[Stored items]

=== Section Start ===

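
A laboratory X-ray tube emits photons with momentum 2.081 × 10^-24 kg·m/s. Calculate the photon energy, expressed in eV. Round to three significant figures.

3890 eV

(c = 2.99792458 × 10^8 m/s, 1 eV = 1.602176634 × 10^-19 J.)
The photon relation is E = pc, giving E = 6.239 × 10^-16 J.
Converting to eV: E = 3894 eV ≈ 3890 eV.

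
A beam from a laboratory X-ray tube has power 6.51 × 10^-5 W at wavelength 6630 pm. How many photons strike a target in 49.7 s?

Total energy: E_total = P·t = 6.51 × 10^-5 × 49.7 = 0.003235 J.
Per-photon energy: E = 2.996 × 10^-17 J.
N = E_total / E_photon = 1.08 × 10^14.

1.08 × 10^14 photons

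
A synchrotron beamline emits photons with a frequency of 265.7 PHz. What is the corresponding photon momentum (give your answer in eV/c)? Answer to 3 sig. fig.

(h = 6.62607015·10^-34 J·s, c = 2.99792458·10^8 m/s, 1 eV = 1.602176634·10^-19 J.)
Convert to SI: f = 265.7 PHz = 2.657·10^17 Hz.
For a photon p = hf/c, so p = 5.873·10^-25 kg·m/s.
Converting to eV/c: p = 1099 eV/c ≈ 1100 eV/c.

1100 eV/c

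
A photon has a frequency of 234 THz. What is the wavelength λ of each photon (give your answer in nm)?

First convert: f = 234 THz = 2.34 × 10^14 Hz.
The photon relation is λ = c/f, giving λ = 1.281 × 10^-6 m.
Converting to nm: λ = 1281 nm ≈ 1280 nm.

1280 nm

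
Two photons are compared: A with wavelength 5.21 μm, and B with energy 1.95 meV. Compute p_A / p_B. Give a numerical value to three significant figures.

122

p_A = 1.272 × 10^-28 kg·m/s (from wavelength = 5.21 μm, via p = h/λ).
p_B = 1.042 × 10^-30 kg·m/s (from energy = 1.95 meV, via p = E/c).
Ratio = 1.272 × 10^-28 / 1.042 × 10^-30 = 122.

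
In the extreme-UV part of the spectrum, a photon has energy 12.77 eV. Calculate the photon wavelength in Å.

971 Å

In SI units: E = 12.77 eV = 2.0460e-18 J.
Apply λ = hc/E: λ = 9.709e-8 m.
Converting to Å: λ = 970.9 Å ≈ 971 Å.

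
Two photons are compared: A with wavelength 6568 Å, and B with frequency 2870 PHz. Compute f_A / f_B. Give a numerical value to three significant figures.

f_A = 4.564 × 10^14 Hz (from wavelength = 6568 Å, via f = c/λ).
f_B = 2.870 × 10^18 Hz (from frequency = 2870 PHz, via f given directly).
Ratio = 4.564 × 10^14 / 2.870 × 10^18 = 1.59 × 10^-4.

1.59 × 10^-4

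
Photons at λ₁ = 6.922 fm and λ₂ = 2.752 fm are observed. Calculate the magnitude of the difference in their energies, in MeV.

271 MeV

Using E = hc/λ: E₁ = 2.8698·10^-11 J, E₂ = 7.2182·10^-11 J.
|ΔE| = |2.8698·10^-11 − 7.2182·10^-11| = 4.35·10^-11 J = 271 MeV.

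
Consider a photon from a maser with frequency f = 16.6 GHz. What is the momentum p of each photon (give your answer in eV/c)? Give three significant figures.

(h = 6.62607015 × 10^-34 J·s, c = 2.99792458 × 10^8 m/s, 1 eV = 1.602176634 × 10^-19 J.)
Convert to SI: f = 16.6 GHz = 1.66 × 10^10 Hz.
Since p = hf/c for a photon, p = 3.669 × 10^-32 kg·m/s.
Converting to eV/c: p = 6.865 × 10^-5 eV/c ≈ 6.87 × 10^-5 eV/c.

6.87 × 10^-5 eV/c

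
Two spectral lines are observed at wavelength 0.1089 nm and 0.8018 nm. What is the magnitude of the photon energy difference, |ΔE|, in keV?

9.84 keV

Using E = hc/λ: E₁ = 1.8241·10^-15 J, E₂ = 2.4775·10^-16 J.
|ΔE| = |1.8241·10^-15 − 2.4775·10^-16| = 1.58·10^-15 J = 9.84 keV.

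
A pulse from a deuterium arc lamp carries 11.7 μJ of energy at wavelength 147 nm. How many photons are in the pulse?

Per-photon energy: E = 1.351·10^-18 J (from wavelength = 147 nm).
N = E_total / E_photon = 1.17·10^-5 J / 1.351·10^-18 J = 8.66·10^12.

8.66·10^12 photons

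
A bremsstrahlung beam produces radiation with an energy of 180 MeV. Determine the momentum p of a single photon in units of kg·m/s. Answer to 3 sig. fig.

Convert to SI: E = 180 MeV = 2.8839e-11 J.
Since p = E/c for a photon, p = 9.620e-20 kg·m/s.
So p ≈ 9.62e-20 kg·m/s.

9.62e-20 kg·m/s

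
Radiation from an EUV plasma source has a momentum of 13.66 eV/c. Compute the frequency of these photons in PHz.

3.30 PHz

First convert: p = 13.66 eV/c = 7.3003e-27 kg·m/s.
The photon relation is f = pc/h, giving f = 3.303e15 Hz.
Converting to PHz: f = 3.303 PHz ≈ 3.30 PHz.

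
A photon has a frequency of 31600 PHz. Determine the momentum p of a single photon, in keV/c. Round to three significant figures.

Take h = 6.62607015e-34 J·s, c = 2.99792458e8 m/s, 1 eV = 1.602176634e-19 J.
First convert: f = 31600 PHz = 3.16e19 Hz.
For a photon p = hf/c, so p = 6.984e-23 kg·m/s.
Converting to keV/c: p = 130.7 keV/c ≈ 131 keV/c.

131 keV/c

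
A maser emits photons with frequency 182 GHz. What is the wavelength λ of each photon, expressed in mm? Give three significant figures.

1.65 mm

Convert to SI: f = 182 GHz = 1.82 × 10^11 Hz.
For a photon λ = c/f, so λ = 0.001647 m.
Converting to mm: λ = 1.647 mm ≈ 1.65 mm.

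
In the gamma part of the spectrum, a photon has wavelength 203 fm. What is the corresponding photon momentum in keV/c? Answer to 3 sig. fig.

First convert: λ = 203 fm = 2.03e-13 m.
For a photon p = h/λ, so p = 3.264e-21 kg·m/s.
Converting to keV/c: p = 6108 keV/c ≈ 6110 keV/c.

6110 keV/c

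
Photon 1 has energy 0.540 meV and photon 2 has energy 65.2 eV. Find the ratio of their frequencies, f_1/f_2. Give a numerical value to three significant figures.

8.28 × 10^-6

f_1 = 1.306 × 10^11 Hz (from energy = 0.540 meV, via f = E/h).
f_2 = 1.577 × 10^16 Hz (from energy = 65.2 eV, via f = E/h).
Ratio = 1.306 × 10^11 / 1.577 × 10^16 = 8.28 × 10^-6.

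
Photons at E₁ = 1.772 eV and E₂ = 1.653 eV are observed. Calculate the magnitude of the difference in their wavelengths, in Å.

Using λ = hc/E: λ₁ = 6.9969 × 10^-7 m, λ₂ = 7.5006 × 10^-7 m.
|Δλ| = |6.9969 × 10^-7 − 7.5006 × 10^-7| = 5.04 × 10^-8 m = 504 Å.

504 Å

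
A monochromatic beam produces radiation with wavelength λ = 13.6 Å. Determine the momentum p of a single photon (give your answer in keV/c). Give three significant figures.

Use h = 6.62607015e-34 J·s, c = 2.99792458e8 m/s, 1 eV = 1.602176634e-19 J.
Convert to SI: λ = 13.6 Å = 1.36e-9 m.
Apply p = h/λ: p = 4.872e-25 kg·m/s.
Converting to keV/c: p = 0.9116 keV/c ≈ 0.912 keV/c.

0.912 keV/c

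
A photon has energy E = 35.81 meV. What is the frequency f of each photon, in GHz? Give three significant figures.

8660 GHz

Take h = 6.62607015 × 10^-34 J·s, 1 eV = 1.602176634 × 10^-19 J.
First convert: E = 35.81 meV = 5.7374 × 10^-21 J.
For a photon f = E/h, so f = 8.659 × 10^12 Hz.
Converting to GHz: f = 8659 GHz ≈ 8660 GHz.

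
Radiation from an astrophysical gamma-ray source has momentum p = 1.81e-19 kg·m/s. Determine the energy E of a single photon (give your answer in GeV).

Take c = 2.99792458e8 m/s, 1 eV = 1.602176634e-19 J.
Apply E = pc: E = 5.426e-11 J.
Converting to GeV: E = 0.3387 GeV ≈ 0.339 GeV.

0.339 GeV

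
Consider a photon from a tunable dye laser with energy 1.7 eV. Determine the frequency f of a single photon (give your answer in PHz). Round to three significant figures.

Convert to SI: E = 1.7 eV = 2.7237e-19 J.
Since f = E/h for a photon, f = 4.111e14 Hz.
Converting to PHz: f = 0.4111 PHz ≈ 0.411 PHz.

0.411 PHz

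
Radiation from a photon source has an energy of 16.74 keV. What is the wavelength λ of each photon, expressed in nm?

0.0741 nm

Convert to SI: E = 16.74 keV = 2.6820e-15 J.
For a photon λ = hc/E, so λ = 7.406e-11 m.
Converting to nm: λ = 0.07406 nm ≈ 0.0741 nm.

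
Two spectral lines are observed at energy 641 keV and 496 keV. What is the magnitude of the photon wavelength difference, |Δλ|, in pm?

0.565 pm

Using λ = hc/E: λ₁ = 1.934 × 10^-12 m, λ₂ = 2.500 × 10^-12 m.
|Δλ| = |1.934 × 10^-12 − 2.500 × 10^-12| = 5.65 × 10^-13 m = 0.565 pm.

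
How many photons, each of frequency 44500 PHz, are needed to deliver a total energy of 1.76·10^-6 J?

5.97·10^7 photons

Per-photon energy: E = 2.949·10^-14 J (from frequency = 44500 PHz).
N = E_total / E_photon = 1.76·10^-6 J / 2.949·10^-14 J = 5.97·10^7.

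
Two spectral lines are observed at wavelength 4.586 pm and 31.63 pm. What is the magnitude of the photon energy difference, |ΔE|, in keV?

231 keV

Using E = hc/λ: E₁ = 4.3315 × 10^-14 J, E₂ = 6.2803 × 10^-15 J.
|ΔE| = |4.3315 × 10^-14 − 6.2803 × 10^-15| = 3.70 × 10^-14 J = 231 keV.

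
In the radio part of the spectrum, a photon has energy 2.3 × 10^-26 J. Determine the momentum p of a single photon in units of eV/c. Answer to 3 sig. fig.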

=== Section End ===

Aim of the task — Reproduce only the lines between the line containing "How many photons, each" and the last line of the records, those two lines included, exactly.

The answer —
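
How many photons, each of frequency 44500 PHz, are needed to deliver a total energy of 1.76·10^-6 J?

5.97·10^7 photons

Per-photon energy: E = 2.949·10^-14 J (from frequency = 44500 PHz).
N = E_total / E_photon = 1.76·10^-6 J / 2.949·10^-14 J = 5.97·10^7.

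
Two spectral lines are observed at wavelength 4.586 pm and 31.63 pm. What is the magnitude of the photon energy difference, |ΔE|, in keV?

231 keV

Using E = hc/λ: E₁ = 4.3315 × 10^-14 J, E₂ = 6.2803 × 10^-15 J.
|ΔE| = |4.3315 × 10^-14 − 6.2803 × 10^-15| = 3.70 × 10^-14 J = 231 keV.

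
In the radio part of the spectrum, a photon has energy 2.3 × 10^-26 J. Determine the momentum p of a single photon in units of eV/c. Answer to 3 sig. fig.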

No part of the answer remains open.